INFORMATION: Begin

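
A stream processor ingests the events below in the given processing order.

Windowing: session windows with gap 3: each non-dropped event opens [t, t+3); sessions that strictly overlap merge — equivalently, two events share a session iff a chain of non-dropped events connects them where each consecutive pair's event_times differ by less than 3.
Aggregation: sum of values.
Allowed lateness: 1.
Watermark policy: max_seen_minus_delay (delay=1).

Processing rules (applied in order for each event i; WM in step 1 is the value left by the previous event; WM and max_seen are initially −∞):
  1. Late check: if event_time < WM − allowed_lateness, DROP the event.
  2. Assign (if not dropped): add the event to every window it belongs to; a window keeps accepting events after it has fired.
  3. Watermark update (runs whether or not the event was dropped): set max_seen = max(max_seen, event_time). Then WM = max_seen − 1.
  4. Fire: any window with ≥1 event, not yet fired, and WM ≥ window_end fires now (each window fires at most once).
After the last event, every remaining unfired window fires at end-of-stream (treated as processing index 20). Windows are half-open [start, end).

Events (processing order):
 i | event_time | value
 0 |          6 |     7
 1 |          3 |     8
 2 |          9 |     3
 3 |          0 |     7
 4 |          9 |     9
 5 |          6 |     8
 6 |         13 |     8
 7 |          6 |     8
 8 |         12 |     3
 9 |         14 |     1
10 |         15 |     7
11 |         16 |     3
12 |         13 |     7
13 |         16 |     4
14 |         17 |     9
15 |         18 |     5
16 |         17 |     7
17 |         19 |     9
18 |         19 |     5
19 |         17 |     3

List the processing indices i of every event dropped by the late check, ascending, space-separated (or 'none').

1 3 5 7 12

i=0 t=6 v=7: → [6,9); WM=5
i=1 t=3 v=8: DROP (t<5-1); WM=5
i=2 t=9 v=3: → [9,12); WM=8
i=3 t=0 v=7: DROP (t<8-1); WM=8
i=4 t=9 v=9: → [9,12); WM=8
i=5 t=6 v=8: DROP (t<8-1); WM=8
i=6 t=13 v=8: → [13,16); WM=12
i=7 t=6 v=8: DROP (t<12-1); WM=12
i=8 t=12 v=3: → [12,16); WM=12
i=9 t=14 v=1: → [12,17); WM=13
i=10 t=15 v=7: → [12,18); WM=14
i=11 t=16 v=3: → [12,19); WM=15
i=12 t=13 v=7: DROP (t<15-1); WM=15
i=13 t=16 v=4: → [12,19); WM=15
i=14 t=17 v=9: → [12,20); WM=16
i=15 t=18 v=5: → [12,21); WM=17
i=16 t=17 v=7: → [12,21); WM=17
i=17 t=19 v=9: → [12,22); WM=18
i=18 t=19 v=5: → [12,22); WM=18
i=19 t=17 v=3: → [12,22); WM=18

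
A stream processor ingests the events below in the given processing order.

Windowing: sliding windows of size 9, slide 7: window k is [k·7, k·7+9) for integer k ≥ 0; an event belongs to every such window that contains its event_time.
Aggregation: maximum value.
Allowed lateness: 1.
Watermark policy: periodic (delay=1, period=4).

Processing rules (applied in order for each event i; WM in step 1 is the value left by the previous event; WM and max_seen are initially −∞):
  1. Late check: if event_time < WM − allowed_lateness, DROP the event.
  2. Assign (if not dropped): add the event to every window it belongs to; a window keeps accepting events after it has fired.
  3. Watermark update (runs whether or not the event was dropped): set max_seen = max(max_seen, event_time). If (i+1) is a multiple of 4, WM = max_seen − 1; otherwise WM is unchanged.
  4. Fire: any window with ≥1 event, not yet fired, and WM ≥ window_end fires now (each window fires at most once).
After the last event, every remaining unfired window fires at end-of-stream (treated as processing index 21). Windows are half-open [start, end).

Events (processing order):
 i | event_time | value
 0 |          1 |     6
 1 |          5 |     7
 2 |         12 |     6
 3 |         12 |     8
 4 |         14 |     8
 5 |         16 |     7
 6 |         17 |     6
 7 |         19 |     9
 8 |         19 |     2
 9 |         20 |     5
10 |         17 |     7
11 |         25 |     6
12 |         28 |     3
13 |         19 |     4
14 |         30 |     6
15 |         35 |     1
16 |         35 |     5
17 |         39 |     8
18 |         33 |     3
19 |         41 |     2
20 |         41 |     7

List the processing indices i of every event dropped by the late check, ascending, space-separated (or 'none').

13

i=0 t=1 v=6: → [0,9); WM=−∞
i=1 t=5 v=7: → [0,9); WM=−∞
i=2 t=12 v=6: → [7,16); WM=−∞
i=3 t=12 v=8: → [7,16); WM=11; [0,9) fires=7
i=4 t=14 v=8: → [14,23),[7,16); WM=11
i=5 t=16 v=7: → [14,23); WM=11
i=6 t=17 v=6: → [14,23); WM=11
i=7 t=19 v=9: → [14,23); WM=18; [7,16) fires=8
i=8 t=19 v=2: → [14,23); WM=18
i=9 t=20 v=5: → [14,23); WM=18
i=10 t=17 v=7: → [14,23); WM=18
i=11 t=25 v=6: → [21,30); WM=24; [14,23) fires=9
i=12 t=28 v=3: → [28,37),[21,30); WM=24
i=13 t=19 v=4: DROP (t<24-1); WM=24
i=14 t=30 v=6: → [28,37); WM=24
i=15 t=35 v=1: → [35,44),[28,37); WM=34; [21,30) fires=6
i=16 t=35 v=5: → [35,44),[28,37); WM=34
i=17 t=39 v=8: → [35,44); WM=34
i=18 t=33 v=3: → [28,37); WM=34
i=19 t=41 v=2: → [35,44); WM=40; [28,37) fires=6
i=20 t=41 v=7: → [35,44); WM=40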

INFORMATION: End

TRY IT
Repeat the material exactly, please, so that each line matches its source.

YOUR SOLUTION
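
A stream processor ingests the events below in the given processing order.

Windowing: session windows with gap 3: each non-dropped event opens [t, t+3); sessions that strictly overlap merge — equivalently, two events share a session iff a chain of non-dropped events connects them where each consecutive pair's event_times differ by less than 3.
Aggregation: sum of values.
Allowed lateness: 1.
Watermark policy: max_seen_minus_delay (delay=1).

Processing rules (applied in order for each event i; WM in step 1 is the value left by the previous event; WM and max_seen are initially −∞):
  1. Late check: if event_time < WM − allowed_lateness, DROP the event.
  2. Assign (if not dropped): add the event to every window it belongs to; a window keeps accepting events after it has fired.
  3. Watermark update (runs whether or not the event was dropped): set max_seen = max(max_seen, event_time). Then WM = max_seen − 1.
  4. Fire: any window with ≥1 event, not yet fired, and WM ≥ window_end fires now (each window fires at most once).
After the last event, every remaining unfired window fires at end-of-stream (treated as processing index 20). Windows are half-open [start, end).

Events (processing order):
 i | event_time | value
 0 |          6 |     7
 1 |          3 |     8
 2 |          9 |     3
 3 |          0 |     7
 4 |          9 |     9
 5 |          6 |     8
 6 |         13 |     8
 7 |          6 |     8
 8 |         12 |     3
 9 |         14 |     1
10 |         15 |     7
11 |         16 |     3
12 |         13 |     7
13 |         16 |     4
14 |         17 |     9
15 |         18 |     5
16 |         17 |     7
17 |         19 |     9
18 |         19 |     5
19 |         17 |     3

List the processing indices i of every event dropped by the late check, ascending, space-separated (or 'none').

1 3 5 7 12

i=0 t=6 v=7: → [6,9); WM=5
i=1 t=3 v=8: DROP (t<5-1); WM=5
i=2 t=9 v=3: → [9,12); WM=8
i=3 t=0 v=7: DROP (t<8-1); WM=8
i=4 t=9 v=9: → [9,12); WM=8
i=5 t=6 v=8: DROP (t<8-1); WM=8
i=6 t=13 v=8: → [13,16); WM=12
i=7 t=6 v=8: DROP (t<12-1); WM=12
i=8 t=12 v=3: → [12,16); WM=12
i=9 t=14 v=1: → [12,17); WM=13
i=10 t=15 v=7: → [12,18); WM=14
i=11 t=16 v=3: → [12,19); WM=15
i=12 t=13 v=7: DROP (t<15-1); WM=15
i=13 t=16 v=4: → [12,19); WM=15
i=14 t=17 v=9: → [12,20); WM=16
i=15 t=18 v=5: → [12,21); WM=17
i=16 t=17 v=7: → [12,21); WM=17
i=17 t=19 v=9: → [12,22); WM=18
i=18 t=19 v=5: → [12,22); WM=18
i=19 t=17 v=3: → [12,22); WM=18

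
A stream processor ingests the events below in the given processing order.

Windowing: sliding windows of size 9, slide 7: window k is [k·7, k·7+9) for integer k ≥ 0; an event belongs to every such window that contains its event_time.
Aggregation: maximum value.
Allowed lateness: 1.
Watermark policy: periodic (delay=1, period=4).

Processing rules (applied in order for each event i; WM in step 1 is the value left by the previous event; WM and max_seen are initially −∞):
  1. Late check: if event_time < WM − allowed_lateness, DROP the event.
  2. Assign (if not dropped): add the event to every window it belongs to; a window keeps accepting events after it has fired.
  3. Watermark update (runs whether or not the event was dropped): set max_seen = max(max_seen, event_time). If (i+1) is a multiple of 4, WM = max_seen − 1; otherwise WM is unchanged.
  4. Fire: any window with ≥1 event, not yet fired, and WM ≥ window_end fires now (each window fires at most once).
After the last event, every remaining unfired window fires at end-of-stream (treated as processing index 21). Windows are half-open [start, end).

Events (processing order):
 i | event_time | value
 0 |          1 |     6
 1 |          5 |     7
 2 |         12 |     6
 3 |         12 |     8
 4 |         14 |     8
 5 |         16 |     7
 6 |         17 |     6
 7 |         19 |     9
 8 |         19 |     2
 9 |         20 |     5
10 |         17 |     7
11 |         25 |     6
12 |         28 |     3
13 |         19 |     4
14 |         30 |     6
15 |         35 |     1
16 |         35 |     5
17 |         39 |     8
18 |         33 |     3
19 |         41 |     2
20 |         41 |     7

List the processing indices i of every event dropped by the late check, ascending, space-separated (or 'none').

13

i=0 t=1 v=6: → [0,9); WM=−∞
i=1 t=5 v=7: → [0,9); WM=−∞
i=2 t=12 v=6: → [7,16); WM=−∞
i=3 t=12 v=8: → [7,16); WM=11; [0,9) fires=7
i=4 t=14 v=8: → [14,23),[7,16); WM=11
i=5 t=16 v=7: → [14,23); WM=11
i=6 t=17 v=6: → [14,23); WM=11
i=7 t=19 v=9: → [14,23); WM=18; [7,16) fires=8
i=8 t=19 v=2: → [14,23); WM=18
i=9 t=20 v=5: → [14,23); WM=18
i=10 t=17 v=7: → [14,23); WM=18
i=11 t=25 v=6: → [21,30); WM=24; [14,23) fires=9
i=12 t=28 v=3: → [28,37),[21,30); WM=24
i=13 t=19 v=4: DROP (t<24-1); WM=24
i=14 t=30 v=6: → [28,37); WM=24
i=15 t=35 v=1: → [35,44),[28,37); WM=34; [21,30) fires=6
i=16 t=35 v=5: → [35,44),[28,37); WM=34
i=17 t=39 v=8: → [35,44); WM=34
i=18 t=33 v=3: → [28,37); WM=34
i=19 t=41 v=2: → [35,44); WM=40; [28,37) fires=6
i=20 t=41 v=7: → [35,44); WM=40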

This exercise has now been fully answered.